**THE RECORDS:**

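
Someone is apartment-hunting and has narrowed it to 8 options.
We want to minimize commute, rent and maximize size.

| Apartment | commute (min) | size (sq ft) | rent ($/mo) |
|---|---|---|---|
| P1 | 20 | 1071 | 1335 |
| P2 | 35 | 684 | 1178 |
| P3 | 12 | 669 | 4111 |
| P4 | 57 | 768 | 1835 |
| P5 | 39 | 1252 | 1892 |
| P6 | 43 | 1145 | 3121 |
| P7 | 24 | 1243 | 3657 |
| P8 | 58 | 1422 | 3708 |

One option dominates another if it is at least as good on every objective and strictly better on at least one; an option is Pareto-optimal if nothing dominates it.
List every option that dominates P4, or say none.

P1: commute 20≤57, size 1071≥768, rent 1335≤1835 — dominates P4.
Others (P2, P3, P5, P6, P7, P8) are each worse than P4 on at least one objective.

P1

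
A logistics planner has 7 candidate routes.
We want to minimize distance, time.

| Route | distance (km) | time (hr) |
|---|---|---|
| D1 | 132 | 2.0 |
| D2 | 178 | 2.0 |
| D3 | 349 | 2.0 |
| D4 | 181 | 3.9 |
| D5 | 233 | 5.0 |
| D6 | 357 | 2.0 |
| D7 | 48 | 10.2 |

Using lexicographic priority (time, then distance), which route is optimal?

D1

First minimize time: best is 2.0, kept {D1, D2, D3, D6}.
Then minimize distance: best is 132, kept {D1}.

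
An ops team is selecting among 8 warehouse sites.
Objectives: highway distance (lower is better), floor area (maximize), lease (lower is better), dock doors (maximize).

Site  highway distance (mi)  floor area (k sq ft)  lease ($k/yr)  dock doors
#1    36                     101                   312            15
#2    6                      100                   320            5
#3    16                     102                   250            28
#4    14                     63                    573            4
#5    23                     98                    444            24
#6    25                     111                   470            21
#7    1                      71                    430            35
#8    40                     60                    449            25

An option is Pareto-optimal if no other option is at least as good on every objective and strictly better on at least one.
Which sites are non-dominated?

#2, #3, #6, #7

#1: dominated by #3 (highway distance 16≤36, floor area 102≥101, lease 250≤312, dock doors 28≥15).
#2: not dominated.
#3: not dominated (best lease).
#4: dominated by #2 (highway distance 6≤14, floor area 100≥63, lease 320≤573, dock doors 5≥4).
#5: dominated by #3 (highway distance 16≤23, floor area 102≥98, lease 250≤444, dock doors 28≥24).
#6: not dominated (best floor area).
#7: not dominated (best highway distance).
#8: dominated by #3 (highway distance 16≤40, floor area 102≥60, lease 250≤449, dock doors 28≥25).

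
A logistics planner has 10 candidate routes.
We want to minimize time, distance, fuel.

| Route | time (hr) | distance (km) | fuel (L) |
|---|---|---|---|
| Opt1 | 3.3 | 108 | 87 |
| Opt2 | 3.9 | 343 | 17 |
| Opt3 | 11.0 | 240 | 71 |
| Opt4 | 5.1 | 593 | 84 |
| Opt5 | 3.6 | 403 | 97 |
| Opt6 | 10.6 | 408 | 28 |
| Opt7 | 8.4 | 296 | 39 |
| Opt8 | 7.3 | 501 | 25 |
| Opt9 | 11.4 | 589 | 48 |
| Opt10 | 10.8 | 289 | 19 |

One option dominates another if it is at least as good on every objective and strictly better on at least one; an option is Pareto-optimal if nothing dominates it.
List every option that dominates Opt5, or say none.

Opt1: time 3.3≤3.6, distance 108≤403, fuel 87≤97 — dominates Opt5.
Others (Opt2, Opt3, Opt4, Opt6, Opt7, Opt8, Opt9, Opt10) are each worse than Opt5 on at least one objective.

Opt1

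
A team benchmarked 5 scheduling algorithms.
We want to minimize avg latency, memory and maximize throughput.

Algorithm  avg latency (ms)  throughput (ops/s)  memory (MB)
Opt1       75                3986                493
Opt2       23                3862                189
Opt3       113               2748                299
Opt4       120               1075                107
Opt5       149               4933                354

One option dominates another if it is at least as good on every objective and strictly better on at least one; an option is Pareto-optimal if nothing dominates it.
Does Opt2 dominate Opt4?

Opt2 vs Opt4: Opt2 is worse on memory (189 vs 107), so it does not dominate Opt4.

No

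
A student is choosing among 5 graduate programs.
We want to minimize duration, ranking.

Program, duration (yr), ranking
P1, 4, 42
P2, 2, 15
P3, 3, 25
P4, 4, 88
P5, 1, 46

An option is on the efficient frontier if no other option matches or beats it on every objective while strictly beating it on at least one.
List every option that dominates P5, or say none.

none

P1: worse on duration (4 vs 1).
P2: worse on duration (2 vs 1).
P3: worse on duration (3 vs 1).
P4: worse on duration (4 vs 1).
No option dominates P5.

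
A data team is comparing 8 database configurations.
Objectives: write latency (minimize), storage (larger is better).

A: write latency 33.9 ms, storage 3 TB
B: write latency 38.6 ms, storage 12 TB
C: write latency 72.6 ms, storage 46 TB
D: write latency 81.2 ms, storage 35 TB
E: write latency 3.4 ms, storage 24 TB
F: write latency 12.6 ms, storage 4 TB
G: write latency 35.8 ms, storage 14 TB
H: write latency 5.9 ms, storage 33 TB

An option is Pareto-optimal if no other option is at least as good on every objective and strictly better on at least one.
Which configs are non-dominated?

C, E, H

A: dominated by E (write latency 3.4≤33.9, storage 24≥3).
B: dominated by E (write latency 3.4≤38.6, storage 24≥12).
C: not dominated (best storage).
D: dominated by C (write latency 72.6≤81.2, storage 46≥35).
E: not dominated (best write latency).
F: dominated by E (write latency 3.4≤12.6, storage 24≥4).
G: dominated by E (write latency 3.4≤35.8, storage 24≥14).
H: not dominated.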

**ACTIVITY:**
Looking at the data above, count the lines that contain the string "among" and give only the count.

**EXPECTED ANSWER:**
2